▶ Work request:
The listing below must be reproduced in full, exactly as written.

▶ Input for this task:
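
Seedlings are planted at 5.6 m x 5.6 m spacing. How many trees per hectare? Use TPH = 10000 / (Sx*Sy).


Formula: TPH = 10000 m^2/ha / (spacing_x * spacing_y)
Area per tree = 5.6 m * 5.6 m = 31.36 m^2
TPH = 10000 / 31.36 = 319 trees/ha

319


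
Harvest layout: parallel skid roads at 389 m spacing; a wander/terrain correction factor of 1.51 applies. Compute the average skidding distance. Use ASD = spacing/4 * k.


Formula: ASD = (spacing / 4) * correction
Uncorrected distance = spacing / 4 = 389 / 4 = 97.25 m
ASD = 97.25 * 1.51 = 147 m

147


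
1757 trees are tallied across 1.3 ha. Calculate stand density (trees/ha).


Formula: Stand Density = N_trees / Area_ha
Density = 1757 trees / 1.3 ha
Density = 1352 trees/ha

1352


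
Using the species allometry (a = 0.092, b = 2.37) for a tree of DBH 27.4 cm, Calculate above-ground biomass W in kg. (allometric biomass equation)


Formula: W = a * DBH^b  (allometric power law)
DBH^b = 27.4^2.37 = 2555.4585
W = 0.092 * 2555.4585 = 235.1 kg

235.1


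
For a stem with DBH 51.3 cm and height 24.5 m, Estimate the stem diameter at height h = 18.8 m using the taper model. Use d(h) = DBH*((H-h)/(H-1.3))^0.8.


Taper: d(h) = DBH * ((H - h) / (H - 1.3))^0.8
Numerator = H - h = 24.5 - 18.8 = 5.7 m
Denominator = H - 1.3 = 24.5 - 1.3 = 23.2 m
Ratio = 5.7 / 23.2 = 0.24569
d = 51.3 * 0.24569^0.8 = 16.7 cm

16.7


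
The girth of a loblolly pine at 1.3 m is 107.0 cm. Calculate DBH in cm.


Formula: DBH = C / pi
DBH = 107.0 / pi
pi = 3.14159...
DBH = 34.1 cm

34.1


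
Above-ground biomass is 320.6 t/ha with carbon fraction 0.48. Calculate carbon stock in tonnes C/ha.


Formula: Carbon Stock = Biomass * Carbon Fraction
C = 320.6 t/ha * 0.48
C = 153.9 t C/ha

153.9


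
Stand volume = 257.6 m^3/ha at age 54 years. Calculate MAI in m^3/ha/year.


Formula: MAI = Total Volume / Stand Age
MAI = 257.6 m^3/ha / 54 years
MAI = 4.77 m^3/ha/year

4.77


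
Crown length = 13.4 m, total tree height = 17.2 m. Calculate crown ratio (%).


Formula: Crown Ratio = (Crown Length / Total Height) * 100
CR = (13.4 m / 17.2 m) * 100
CR = 0.7791 * 100 = 77.9%

77.9


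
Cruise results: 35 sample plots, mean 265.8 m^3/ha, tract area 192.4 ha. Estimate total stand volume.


Formula: Total Volume = Mean Volume per ha * Total Area
Total Volume = 265.8 m^3/ha * 192.4 ha
Total Volume = 51140 m^3

51140


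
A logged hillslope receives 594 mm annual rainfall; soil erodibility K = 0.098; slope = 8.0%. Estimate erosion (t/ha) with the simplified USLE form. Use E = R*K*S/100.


Formula: E = R * K * S / 100  (simplified USLE)
R * K = 594 * 0.098 = 58.212
E = 58.212 * 8.0 / 100 = 4.66 t/ha

4.66


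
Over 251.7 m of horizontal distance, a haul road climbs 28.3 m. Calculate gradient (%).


Formula: Gradient = rise / run * 100
Gradient = 28.3 / 251.7 * 100 = 11.2%

11.2


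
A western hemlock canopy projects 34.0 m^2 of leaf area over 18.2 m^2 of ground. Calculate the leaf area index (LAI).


Formula: LAI = total leaf area / ground area  (dimensionless)
LAI = 34.0 m^2 / 18.2 m^2
LAI = 1.87

1.87


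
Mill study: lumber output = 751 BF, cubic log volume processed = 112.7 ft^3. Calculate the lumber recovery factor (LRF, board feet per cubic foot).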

▶ Your response:
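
Seedlings are planted at 5.6 m x 5.6 m spacing. How many trees per hectare? Use TPH = 10000 / (Sx*Sy).


Formula: TPH = 10000 m^2/ha / (spacing_x * spacing_y)
Area per tree = 5.6 m * 5.6 m = 31.36 m^2
TPH = 10000 / 31.36 = 319 trees/ha

319


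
Harvest layout: parallel skid roads at 389 m spacing; a wander/terrain correction factor of 1.51 applies. Compute the average skidding distance. Use ASD = spacing/4 * k.


Formula: ASD = (spacing / 4) * correction
Uncorrected distance = spacing / 4 = 389 / 4 = 97.25 m
ASD = 97.25 * 1.51 = 147 m

147


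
1757 trees are tallied across 1.3 ha. Calculate stand density (trees/ha).


Formula: Stand Density = N_trees / Area_ha
Density = 1757 trees / 1.3 ha
Density = 1352 trees/ha

1352


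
Using the species allometry (a = 0.092, b = 2.37) for a tree of DBH 27.4 cm, Calculate above-ground biomass W in kg. (allometric biomass equation)


Formula: W = a * DBH^b  (allometric power law)
DBH^b = 27.4^2.37 = 2555.4585
W = 0.092 * 2555.4585 = 235.1 kg

235.1


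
For a stem with DBH 51.3 cm and height 24.5 m, Estimate the stem diameter at height h = 18.8 m using the taper model. Use d(h) = DBH*((H-h)/(H-1.3))^0.8.


Taper: d(h) = DBH * ((H - h) / (H - 1.3))^0.8
Numerator = H - h = 24.5 - 18.8 = 5.7 m
Denominator = H - 1.3 = 24.5 - 1.3 = 23.2 m
Ratio = 5.7 / 23.2 = 0.24569
d = 51.3 * 0.24569^0.8 = 16.7 cm

16.7


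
The girth of a loblolly pine at 1.3 m is 107.0 cm. Calculate DBH in cm.


Formula: DBH = C / pi
DBH = 107.0 / pi
pi = 3.14159...
DBH = 34.1 cm

34.1


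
Above-ground biomass is 320.6 t/ha with carbon fraction 0.48. Calculate carbon stock in tonnes C/ha.


Formula: Carbon Stock = Biomass * Carbon Fraction
C = 320.6 t/ha * 0.48
C = 153.9 t C/ha

153.9


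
Stand volume = 257.6 m^3/ha at age 54 years. Calculate MAI in m^3/ha/year.


Formula: MAI = Total Volume / Stand Age
MAI = 257.6 m^3/ha / 54 years
MAI = 4.77 m^3/ha/year

4.77


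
Crown length = 13.4 m, total tree height = 17.2 m. Calculate crown ratio (%).


Formula: Crown Ratio = (Crown Length / Total Height) * 100
CR = (13.4 m / 17.2 m) * 100
CR = 0.7791 * 100 = 77.9%

77.9


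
Cruise results: 35 sample plots, mean 265.8 m^3/ha, tract area 192.4 ha. Estimate total stand volume.


Formula: Total Volume = Mean Volume per ha * Total Area
Total Volume = 265.8 m^3/ha * 192.4 ha
Total Volume = 51140 m^3

51140


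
A logged hillslope receives 594 mm annual rainfall; soil erodibility K = 0.098; slope = 8.0%. Estimate erosion (t/ha) with the simplified USLE form. Use E = R*K*S/100.


Formula: E = R * K * S / 100  (simplified USLE)
R * K = 594 * 0.098 = 58.212
E = 58.212 * 8.0 / 100 = 4.66 t/ha

4.66


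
Over 251.7 m of horizontal distance, a haul road climbs 28.3 m. Calculate gradient (%).


Formula: Gradient = rise / run * 100
Gradient = 28.3 / 251.7 * 100 = 11.2%

11.2


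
A western hemlock canopy projects 34.0 m^2 of leaf area over 18.2 m^2 of ground. Calculate the leaf area index (LAI).


Formula: LAI = total leaf area / ground area  (dimensionless)
LAI = 34.0 m^2 / 18.2 m^2
LAI = 1.87

1.87


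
Mill study: lumber output = 751 BF, cubic log volume processed = 112.7 ft^3. Calculate the lumber recovery factor (LRF, board feet per cubic foot).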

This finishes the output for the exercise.